-- Record extracts follows --

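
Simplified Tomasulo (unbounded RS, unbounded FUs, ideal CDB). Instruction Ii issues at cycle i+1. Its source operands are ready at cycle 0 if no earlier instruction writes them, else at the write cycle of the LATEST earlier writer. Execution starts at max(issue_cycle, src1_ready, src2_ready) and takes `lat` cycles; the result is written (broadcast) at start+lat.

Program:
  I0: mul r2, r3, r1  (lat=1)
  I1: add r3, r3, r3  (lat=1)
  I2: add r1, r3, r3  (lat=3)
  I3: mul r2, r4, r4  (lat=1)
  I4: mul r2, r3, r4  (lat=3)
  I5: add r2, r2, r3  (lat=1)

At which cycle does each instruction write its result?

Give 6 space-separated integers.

Answer: 2 3 6 5 8 9

Derivation:
I0 mul r2: issue@1 deps=(None,None) exec_start@1 write@2
I1 add r3: issue@2 deps=(None,None) exec_start@2 write@3
I2 add r1: issue@3 deps=(1,1) exec_start@3 write@6
I3 mul r2: issue@4 deps=(None,None) exec_start@4 write@5
I4 mul r2: issue@5 deps=(1,None) exec_start@5 write@8
I5 add r2: issue@6 deps=(4,1) exec_start@8 write@9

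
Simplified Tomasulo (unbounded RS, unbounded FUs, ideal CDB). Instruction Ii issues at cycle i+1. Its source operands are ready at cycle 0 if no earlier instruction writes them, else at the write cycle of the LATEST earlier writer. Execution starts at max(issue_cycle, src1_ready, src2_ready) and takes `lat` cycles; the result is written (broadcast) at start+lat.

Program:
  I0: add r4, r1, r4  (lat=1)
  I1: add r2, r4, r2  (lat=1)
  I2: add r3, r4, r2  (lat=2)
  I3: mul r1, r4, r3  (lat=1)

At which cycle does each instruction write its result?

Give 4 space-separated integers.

Answer: 2 3 5 6

Derivation:
I0 add r4: issue@1 deps=(None,None) exec_start@1 write@2
I1 add r2: issue@2 deps=(0,None) exec_start@2 write@3
I2 add r3: issue@3 deps=(0,1) exec_start@3 write@5
I3 mul r1: issue@4 deps=(0,2) exec_start@5 write@6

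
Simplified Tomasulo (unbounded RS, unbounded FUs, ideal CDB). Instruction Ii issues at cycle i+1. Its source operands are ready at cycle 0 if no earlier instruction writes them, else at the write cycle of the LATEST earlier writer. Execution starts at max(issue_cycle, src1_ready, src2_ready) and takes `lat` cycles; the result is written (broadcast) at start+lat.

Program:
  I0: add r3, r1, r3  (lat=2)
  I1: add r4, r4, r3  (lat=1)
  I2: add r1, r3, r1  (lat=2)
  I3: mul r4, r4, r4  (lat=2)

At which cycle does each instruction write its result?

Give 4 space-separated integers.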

-- Record extracts concluded --

_Problem_: From the first line to the last, copy the records without alteration.

_Exercise answer_:
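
Simplified Tomasulo (unbounded RS, unbounded FUs, ideal CDB). Instruction Ii issues at cycle i+1. Its source operands are ready at cycle 0 if no earlier instruction writes them, else at the write cycle of the LATEST earlier writer. Execution starts at max(issue_cycle, src1_ready, src2_ready) and takes `lat` cycles; the result is written (broadcast) at start+lat.

Program:
  I0: mul r2, r3, r1  (lat=1)
  I1: add r3, r3, r3  (lat=1)
  I2: add r1, r3, r3  (lat=3)
  I3: mul r2, r4, r4  (lat=1)
  I4: mul r2, r3, r4  (lat=3)
  I5: add r2, r2, r3  (lat=1)

At which cycle does each instruction write its result?

Give 6 space-separated integers.

Answer: 2 3 6 5 8 9

Derivation:
I0 mul r2: issue@1 deps=(None,None) exec_start@1 write@2
I1 add r3: issue@2 deps=(None,None) exec_start@2 write@3
I2 add r1: issue@3 deps=(1,1) exec_start@3 write@6
I3 mul r2: issue@4 deps=(None,None) exec_start@4 write@5
I4 mul r2: issue@5 deps=(1,None) exec_start@5 write@8
I5 add r2: issue@6 deps=(4,1) exec_start@8 write@9

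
Simplified Tomasulo (unbounded RS, unbounded FUs, ideal CDB). Instruction Ii issues at cycle i+1. Its source operands are ready at cycle 0 if no earlier instruction writes them, else at the write cycle of the LATEST earlier writer. Execution starts at max(issue_cycle, src1_ready, src2_ready) and takes `lat` cycles; the result is written (broadcast) at start+lat.

Program:
  I0: add r4, r1, r4  (lat=1)
  I1: add r2, r4, r2  (lat=1)
  I2: add r3, r4, r2  (lat=2)
  I3: mul r1, r4, r3  (lat=1)

At which cycle does each instruction write its result?

Give 4 space-separated integers.

Answer: 2 3 5 6

Derivation:
I0 add r4: issue@1 deps=(None,None) exec_start@1 write@2
I1 add r2: issue@2 deps=(0,None) exec_start@2 write@3
I2 add r3: issue@3 deps=(0,1) exec_start@3 write@5
I3 mul r1: issue@4 deps=(0,2) exec_start@5 write@6

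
Simplified Tomasulo (unbounded RS, unbounded FUs, ideal CDB). Instruction Ii issues at cycle i+1. Its source operands are ready at cycle 0 if no earlier instruction writes them, else at the write cycle of the LATEST earlier writer. Execution starts at max(issue_cycle, src1_ready, src2_ready) and takes `lat` cycles; the result is written (broadcast) at start+lat.

Program:
  I0: add r3, r1, r3  (lat=2)
  I1: add r4, r4, r3  (lat=1)
  I2: add r1, r3, r1  (lat=2)
  I3: mul r4, r4, r4  (lat=2)

At which cycle does each instruction write its result?

Give 4 space-separated integers.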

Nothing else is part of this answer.